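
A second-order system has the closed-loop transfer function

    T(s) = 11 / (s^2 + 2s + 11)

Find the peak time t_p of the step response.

t_p ≈ 0.9935 s

Comparing s^2 + 2s + 11 to s^2 + 2ζωₙs + ωₙ²: ωₙ = √11 ≈ 3.317 rad/s and ζ = 2/(2·√11) ≈ 0.3015.
ζωₙ = 2/2 = 1, so ω_d = ωₙ√(1−ζ²) = √(ωₙ² − (ζωₙ)²) = √(11 − 1²) = √10 ≈ 3.162 rad/s.
t_p = π/ω_d = π/3.162 ≈ 0.9935 s.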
***
Assigned task: Output the line holding "T(s) = 11 / (s^2 + 2s + 11)", then every later line through the end of the records above, exactly as given and nothing else.

Solution to the exercise:
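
    T(s) = 11 / (s^2 + 2s + 11)

Find the peak time t_p of the step response.

t_p ≈ 0.9935 s

Comparing s^2 + 2s + 11 to s^2 + 2ζωₙs + ωₙ²: ωₙ = √11 ≈ 3.317 rad/s and ζ = 2/(2·√11) ≈ 0.3015.
ζωₙ = 2/2 = 1, so ω_d = ωₙ√(1−ζ²) = √(ωₙ² − (ζωₙ)²) = √(11 − 1²) = √10 ≈ 3.162 rad/s.
t_p = π/ω_d = π/3.162 ≈ 0.9935 s.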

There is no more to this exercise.